● What is required: All records shown below should be given again, character for character.

Collected data
+++

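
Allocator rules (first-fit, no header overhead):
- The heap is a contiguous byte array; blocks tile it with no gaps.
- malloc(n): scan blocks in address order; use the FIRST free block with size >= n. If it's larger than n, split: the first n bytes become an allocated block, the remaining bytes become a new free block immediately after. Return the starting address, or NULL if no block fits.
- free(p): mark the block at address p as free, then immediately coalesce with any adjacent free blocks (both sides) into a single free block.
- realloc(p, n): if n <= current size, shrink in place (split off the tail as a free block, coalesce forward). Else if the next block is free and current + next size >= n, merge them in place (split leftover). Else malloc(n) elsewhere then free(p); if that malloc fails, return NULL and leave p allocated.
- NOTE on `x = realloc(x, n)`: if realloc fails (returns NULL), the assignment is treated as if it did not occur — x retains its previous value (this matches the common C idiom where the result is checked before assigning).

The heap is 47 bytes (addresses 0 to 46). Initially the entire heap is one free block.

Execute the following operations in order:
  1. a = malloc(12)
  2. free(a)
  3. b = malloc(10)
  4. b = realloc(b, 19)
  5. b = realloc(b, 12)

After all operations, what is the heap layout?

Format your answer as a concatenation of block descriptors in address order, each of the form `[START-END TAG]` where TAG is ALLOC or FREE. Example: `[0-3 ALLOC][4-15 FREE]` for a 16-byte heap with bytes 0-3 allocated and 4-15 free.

Answer: [0-11 ALLOC][12-46 FREE]

Derivation:
Op 1: a = malloc(12) -> a = 0; heap: [0-11 ALLOC][12-46 FREE]
Op 2: free(a) -> (freed a); heap: [0-46 FREE]
Op 3: b = malloc(10) -> b = 0; heap: [0-9 ALLOC][10-46 FREE]
Op 4: b = realloc(b, 19) -> b = 0; heap: [0-18 ALLOC][19-46 FREE]
Op 5: b = realloc(b, 12) -> b = 0; heap: [0-11 ALLOC][12-46 FREE]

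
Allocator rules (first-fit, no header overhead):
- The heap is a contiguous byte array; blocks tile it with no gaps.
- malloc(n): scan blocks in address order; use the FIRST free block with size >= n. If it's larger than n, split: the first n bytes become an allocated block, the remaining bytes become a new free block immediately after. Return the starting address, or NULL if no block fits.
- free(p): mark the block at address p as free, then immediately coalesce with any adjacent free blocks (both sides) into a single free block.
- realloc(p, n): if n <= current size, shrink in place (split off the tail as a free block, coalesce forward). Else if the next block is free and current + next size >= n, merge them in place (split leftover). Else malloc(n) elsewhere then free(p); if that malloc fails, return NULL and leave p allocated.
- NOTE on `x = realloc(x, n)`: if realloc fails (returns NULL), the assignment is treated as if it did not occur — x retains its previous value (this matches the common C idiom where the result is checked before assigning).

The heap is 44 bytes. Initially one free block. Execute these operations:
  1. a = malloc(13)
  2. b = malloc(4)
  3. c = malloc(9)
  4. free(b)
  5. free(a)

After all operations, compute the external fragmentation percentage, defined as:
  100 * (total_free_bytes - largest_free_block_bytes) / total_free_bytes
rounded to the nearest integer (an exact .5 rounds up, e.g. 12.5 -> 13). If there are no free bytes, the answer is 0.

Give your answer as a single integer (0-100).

Op 1: a = malloc(13) -> a = 0; heap: [0-12 ALLOC][13-43 FREE]
Op 2: b = malloc(4) -> b = 13; heap: [0-12 ALLOC][13-16 ALLOC][17-43 FREE]
Op 3: c = malloc(9) -> c = 17; heap: [0-12 ALLOC][13-16 ALLOC][17-25 ALLOC][26-43 FREE]
Op 4: free(b) -> (freed b); heap: [0-12 ALLOC][13-16 FREE][17-25 ALLOC][26-43 FREE]
Op 5: free(a) -> (freed a); heap: [0-16 FREE][17-25 ALLOC][26-43 FREE]
Free blocks: [17 18] total_free=35 largest=18 -> 100*(35-18)/35 = 1700/35 ≈ 48.571 -> rounds to 49

Answer: 49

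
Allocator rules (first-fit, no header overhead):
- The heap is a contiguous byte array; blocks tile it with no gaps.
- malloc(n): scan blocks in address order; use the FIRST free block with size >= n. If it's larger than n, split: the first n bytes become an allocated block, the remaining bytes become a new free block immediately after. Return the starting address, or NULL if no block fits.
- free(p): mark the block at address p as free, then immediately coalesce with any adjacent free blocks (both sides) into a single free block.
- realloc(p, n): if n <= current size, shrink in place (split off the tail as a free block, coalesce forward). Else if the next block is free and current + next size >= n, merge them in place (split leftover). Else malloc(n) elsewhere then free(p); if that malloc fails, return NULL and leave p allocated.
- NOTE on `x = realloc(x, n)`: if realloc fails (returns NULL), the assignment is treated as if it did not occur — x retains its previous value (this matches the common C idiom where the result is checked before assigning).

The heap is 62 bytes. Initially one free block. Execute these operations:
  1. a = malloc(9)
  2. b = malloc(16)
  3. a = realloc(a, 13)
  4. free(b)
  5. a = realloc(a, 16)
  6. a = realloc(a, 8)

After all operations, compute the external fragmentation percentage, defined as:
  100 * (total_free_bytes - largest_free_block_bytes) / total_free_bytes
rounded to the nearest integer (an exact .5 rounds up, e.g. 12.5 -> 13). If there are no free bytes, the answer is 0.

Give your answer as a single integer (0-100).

Answer: 46

Derivation:
Op 1: a = malloc(9) -> a = 0; heap: [0-8 ALLOC][9-61 FREE]
Op 2: b = malloc(16) -> b = 9; heap: [0-8 ALLOC][9-24 ALLOC][25-61 FREE]
Op 3: a = realloc(a, 13) -> a = 25; heap: [0-8 FREE][9-24 ALLOC][25-37 ALLOC][38-61 FREE]
Op 4: free(b) -> (freed b); heap: [0-24 FREE][25-37 ALLOC][38-61 FREE]
Op 5: a = realloc(a, 16) -> a = 25; heap: [0-24 FREE][25-40 ALLOC][41-61 FREE]
Op 6: a = realloc(a, 8) -> a = 25; heap: [0-24 FREE][25-32 ALLOC][33-61 FREE]
Free blocks: [25 29] total_free=54 largest=29 -> 100*(54-29)/54 = 2500/54 ≈ 46.296 -> rounds to 46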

+++

● Your response:
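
Allocator rules (first-fit, no header overhead):
- The heap is a contiguous byte array; blocks tile it with no gaps.
- malloc(n): scan blocks in address order; use the FIRST free block with size >= n. If it's larger than n, split: the first n bytes become an allocated block, the remaining bytes become a new free block immediately after. Return the starting address, or NULL if no block fits.
- free(p): mark the block at address p as free, then immediately coalesce with any adjacent free blocks (both sides) into a single free block.
- realloc(p, n): if n <= current size, shrink in place (split off the tail as a free block, coalesce forward). Else if the next block is free and current + next size >= n, merge them in place (split leftover). Else malloc(n) elsewhere then free(p); if that malloc fails, return NULL and leave p allocated.
- NOTE on `x = realloc(x, n)`: if realloc fails (returns NULL), the assignment is treated as if it did not occur — x retains its previous value (this matches the common C idiom where the result is checked before assigning).

The heap is 47 bytes (addresses 0 to 46). Initially the entire heap is one free block.

Execute the following operations in order:
  1. a = malloc(12)
  2. free(a)
  3. b = malloc(10)
  4. b = realloc(b, 19)
  5. b = realloc(b, 12)

After all operations, what is the heap layout?

Format your answer as a concatenation of block descriptors in address order, each of the form `[START-END TAG]` where TAG is ALLOC or FREE. Example: `[0-3 ALLOC][4-15 FREE]` for a 16-byte heap with bytes 0-3 allocated and 4-15 free.

Answer: [0-11 ALLOC][12-46 FREE]

Derivation:
Op 1: a = malloc(12) -> a = 0; heap: [0-11 ALLOC][12-46 FREE]
Op 2: free(a) -> (freed a); heap: [0-46 FREE]
Op 3: b = malloc(10) -> b = 0; heap: [0-9 ALLOC][10-46 FREE]
Op 4: b = realloc(b, 19) -> b = 0; heap: [0-18 ALLOC][19-46 FREE]
Op 5: b = realloc(b, 12) -> b = 0; heap: [0-11 ALLOC][12-46 FREE]

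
Allocator rules (first-fit, no header overhead):
- The heap is a contiguous byte array; blocks tile it with no gaps.
- malloc(n): scan blocks in address order; use the FIRST free block with size >= n. If it's larger than n, split: the first n bytes become an allocated block, the remaining bytes become a new free block immediately after. Return the starting address, or NULL if no block fits.
- free(p): mark the block at address p as free, then immediately coalesce with any adjacent free blocks (both sides) into a single free block.
- realloc(p, n): if n <= current size, shrink in place (split off the tail as a free block, coalesce forward). Else if the next block is free and current + next size >= n, merge them in place (split leftover). Else malloc(n) elsewhere then free(p); if that malloc fails, return NULL and leave p allocated.
- NOTE on `x = realloc(x, n)`: if realloc fails (returns NULL), the assignment is treated as if it did not occur — x retains its previous value (this matches the common C idiom where the result is checked before assigning).

The heap is 44 bytes. Initially one free block. Execute these operations:
  1. a = malloc(13)
  2. b = malloc(4)
  3. c = malloc(9)
  4. free(b)
  5. free(a)

After all operations, compute the external fragmentation percentage, defined as:
  100 * (total_free_bytes - largest_free_block_bytes) / total_free_bytes
rounded to the nearest integer (an exact .5 rounds up, e.g. 12.5 -> 13). If there are no free bytes, the answer is 0.

Give your answer as a single integer (0-100).

Op 1: a = malloc(13) -> a = 0; heap: [0-12 ALLOC][13-43 FREE]
Op 2: b = malloc(4) -> b = 13; heap: [0-12 ALLOC][13-16 ALLOC][17-43 FREE]
Op 3: c = malloc(9) -> c = 17; heap: [0-12 ALLOC][13-16 ALLOC][17-25 ALLOC][26-43 FREE]
Op 4: free(b) -> (freed b); heap: [0-12 ALLOC][13-16 FREE][17-25 ALLOC][26-43 FREE]
Op 5: free(a) -> (freed a); heap: [0-16 FREE][17-25 ALLOC][26-43 FREE]
Free blocks: [17 18] total_free=35 largest=18 -> 100*(35-18)/35 = 1700/35 ≈ 48.571 -> rounds to 49

Answer: 49

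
Allocator rules (first-fit, no header overhead):
- The heap is a contiguous byte array; blocks tile it with no gaps.
- malloc(n): scan blocks in address order; use the FIRST free block with size >= n. If it's larger than n, split: the first n bytes become an allocated block, the remaining bytes become a new free block immediately after. Return the starting address, or NULL if no block fits.
- free(p): mark the block at address p as free, then immediately coalesce with any adjacent free blocks (both sides) into a single free block.
- realloc(p, n): if n <= current size, shrink in place (split off the tail as a free block, coalesce forward). Else if the next block is free and current + next size >= n, merge them in place (split leftover). Else malloc(n) elsewhere then free(p); if that malloc fails, return NULL and leave p allocated.
- NOTE on `x = realloc(x, n)`: if realloc fails (returns NULL), the assignment is treated as if it did not occur — x retains its previous value (this matches the common C idiom where the result is checked before assigning).

The heap is 62 bytes. Initially one free block. Execute these operations:
  1. a = malloc(9)
  2. b = malloc(16)
  3. a = realloc(a, 13)
  4. free(b)
  5. a = realloc(a, 16)
  6. a = realloc(a, 8)

After all operations, compute the external fragmentation percentage, defined as:
  100 * (total_free_bytes - largest_free_block_bytes) / total_free_bytes
rounded to the nearest integer (an exact .5 rounds up, e.g. 12.5 -> 13). If there are no free bytes, the answer is 0.

Give your answer as a single integer (0-100).

Answer: 46

Derivation:
Op 1: a = malloc(9) -> a = 0; heap: [0-8 ALLOC][9-61 FREE]
Op 2: b = malloc(16) -> b = 9; heap: [0-8 ALLOC][9-24 ALLOC][25-61 FREE]
Op 3: a = realloc(a, 13) -> a = 25; heap: [0-8 FREE][9-24 ALLOC][25-37 ALLOC][38-61 FREE]
Op 4: free(b) -> (freed b); heap: [0-24 FREE][25-37 ALLOC][38-61 FREE]
Op 5: a = realloc(a, 16) -> a = 25; heap: [0-24 FREE][25-40 ALLOC][41-61 FREE]
Op 6: a = realloc(a, 8) -> a = 25; heap: [0-24 FREE][25-32 ALLOC][33-61 FREE]
Free blocks: [25 29] total_free=54 largest=29 -> 100*(54-29)/54 = 2500/54 ≈ 46.296 -> rounds to 46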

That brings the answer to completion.